§ **Your objective**:
Each entry needs to be repeated exactly, with nothing added or removed.

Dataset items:
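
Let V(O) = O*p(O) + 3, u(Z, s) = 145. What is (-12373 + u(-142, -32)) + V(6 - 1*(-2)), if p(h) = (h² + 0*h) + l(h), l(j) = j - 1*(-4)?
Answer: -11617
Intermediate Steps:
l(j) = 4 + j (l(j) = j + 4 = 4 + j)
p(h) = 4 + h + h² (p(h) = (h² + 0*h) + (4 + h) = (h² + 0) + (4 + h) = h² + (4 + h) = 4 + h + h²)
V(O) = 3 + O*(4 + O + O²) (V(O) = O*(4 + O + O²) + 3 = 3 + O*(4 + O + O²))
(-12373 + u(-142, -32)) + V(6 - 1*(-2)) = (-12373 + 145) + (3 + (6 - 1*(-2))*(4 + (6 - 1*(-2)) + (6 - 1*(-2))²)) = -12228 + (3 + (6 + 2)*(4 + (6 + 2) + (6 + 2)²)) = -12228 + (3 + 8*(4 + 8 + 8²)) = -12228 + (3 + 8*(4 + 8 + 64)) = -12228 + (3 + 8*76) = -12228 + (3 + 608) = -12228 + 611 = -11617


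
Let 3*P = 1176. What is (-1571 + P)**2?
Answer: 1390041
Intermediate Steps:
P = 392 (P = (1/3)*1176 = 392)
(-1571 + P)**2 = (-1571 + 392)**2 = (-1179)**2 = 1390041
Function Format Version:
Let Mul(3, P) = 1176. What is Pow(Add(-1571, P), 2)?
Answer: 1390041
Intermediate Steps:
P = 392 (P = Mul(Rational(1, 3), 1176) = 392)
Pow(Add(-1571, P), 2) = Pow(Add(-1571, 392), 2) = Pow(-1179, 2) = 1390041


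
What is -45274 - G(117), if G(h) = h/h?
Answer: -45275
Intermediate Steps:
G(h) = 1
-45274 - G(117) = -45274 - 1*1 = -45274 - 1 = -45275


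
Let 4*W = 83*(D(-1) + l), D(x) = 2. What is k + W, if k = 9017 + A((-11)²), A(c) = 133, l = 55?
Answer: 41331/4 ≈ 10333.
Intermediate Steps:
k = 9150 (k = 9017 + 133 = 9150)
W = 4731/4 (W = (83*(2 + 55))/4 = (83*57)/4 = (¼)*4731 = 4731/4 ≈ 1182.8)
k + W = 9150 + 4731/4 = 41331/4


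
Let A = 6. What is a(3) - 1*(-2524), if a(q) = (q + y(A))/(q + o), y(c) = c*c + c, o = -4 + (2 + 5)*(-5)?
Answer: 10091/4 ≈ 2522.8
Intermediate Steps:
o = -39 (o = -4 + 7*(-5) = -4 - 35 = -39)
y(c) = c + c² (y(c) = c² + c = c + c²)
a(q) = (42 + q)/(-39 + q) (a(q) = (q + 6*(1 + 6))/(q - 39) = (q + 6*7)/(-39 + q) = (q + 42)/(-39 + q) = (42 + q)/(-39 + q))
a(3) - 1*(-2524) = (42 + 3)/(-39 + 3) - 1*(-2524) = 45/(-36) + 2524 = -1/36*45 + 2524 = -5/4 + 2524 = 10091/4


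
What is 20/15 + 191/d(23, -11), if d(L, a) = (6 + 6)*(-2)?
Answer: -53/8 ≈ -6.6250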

§ **Exercise result**:
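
Let V(O) = O*p(O) + 3, u(Z, s) = 145. What is (-12373 + u(-142, -32)) + V(6 - 1*(-2)), if p(h) = (h² + 0*h) + l(h), l(j) = j - 1*(-4)?
Answer: -11617
Intermediate Steps:
l(j) = 4 + j (l(j) = j + 4 = 4 + j)
p(h) = 4 + h + h² (p(h) = (h² + 0*h) + (4 + h) = (h² + 0) + (4 + h) = h² + (4 + h) = 4 + h + h²)
V(O) = 3 + O*(4 + O + O²) (V(O) = O*(4 + O + O²) + 3 = 3 + O*(4 + O + O²))
(-12373 + u(-142, -32)) + V(6 - 1*(-2)) = (-12373 + 145) + (3 + (6 - 1*(-2))*(4 + (6 - 1*(-2)) + (6 - 1*(-2))²)) = -12228 + (3 + (6 + 2)*(4 + (6 + 2) + (6 + 2)²)) = -12228 + (3 + 8*(4 + 8 + 8²)) = -12228 + (3 + 8*(4 + 8 + 64)) = -12228 + (3 + 8*76) = -12228 + (3 + 608) = -12228 + 611 = -11617


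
Let 3*P = 1176. What is (-1571 + P)**2?
Answer: 1390041
Intermediate Steps:
P = 392 (P = (1/3)*1176 = 392)
(-1571 + P)**2 = (-1571 + 392)**2 = (-1179)**2 = 1390041
Function Format Version:
Let Mul(3, P) = 1176. What is Pow(Add(-1571, P), 2)?
Answer: 1390041
Intermediate Steps:
P = 392 (P = Mul(Rational(1, 3), 1176) = 392)
Pow(Add(-1571, P), 2) = Pow(Add(-1571, 392), 2) = Pow(-1179, 2) = 1390041


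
What is -45274 - G(117), if G(h) = h/h?
Answer: -45275
Intermediate Steps:
G(h) = 1
-45274 - G(117) = -45274 - 1*1 = -45274 - 1 = -45275


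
Let 4*W = 83*(D(-1) + l), D(x) = 2. What is k + W, if k = 9017 + A((-11)²), A(c) = 133, l = 55?
Answer: 41331/4 ≈ 10333.
Intermediate Steps:
k = 9150 (k = 9017 + 133 = 9150)
W = 4731/4 (W = (83*(2 + 55))/4 = (83*57)/4 = (¼)*4731 = 4731/4 ≈ 1182.8)
k + W = 9150 + 4731/4 = 41331/4


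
Let A = 6. What is a(3) - 1*(-2524), if a(q) = (q + y(A))/(q + o), y(c) = c*c + c, o = -4 + (2 + 5)*(-5)?
Answer: 10091/4 ≈ 2522.8
Intermediate Steps:
o = -39 (o = -4 + 7*(-5) = -4 - 35 = -39)
y(c) = c + c² (y(c) = c² + c = c + c²)
a(q) = (42 + q)/(-39 + q) (a(q) = (q + 6*(1 + 6))/(q - 39) = (q + 6*7)/(-39 + q) = (q + 42)/(-39 + q) = (42 + q)/(-39 + q))
a(3) - 1*(-2524) = (42 + 3)/(-39 + 3) - 1*(-2524) = 45/(-36) + 2524 = -1/36*45 + 2524 = -5/4 + 2524 = 10091/4


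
What is 20/15 + 191/d(23, -11), if d(L, a) = (6 + 6)*(-2)?
Answer: -53/8 ≈ -6.6250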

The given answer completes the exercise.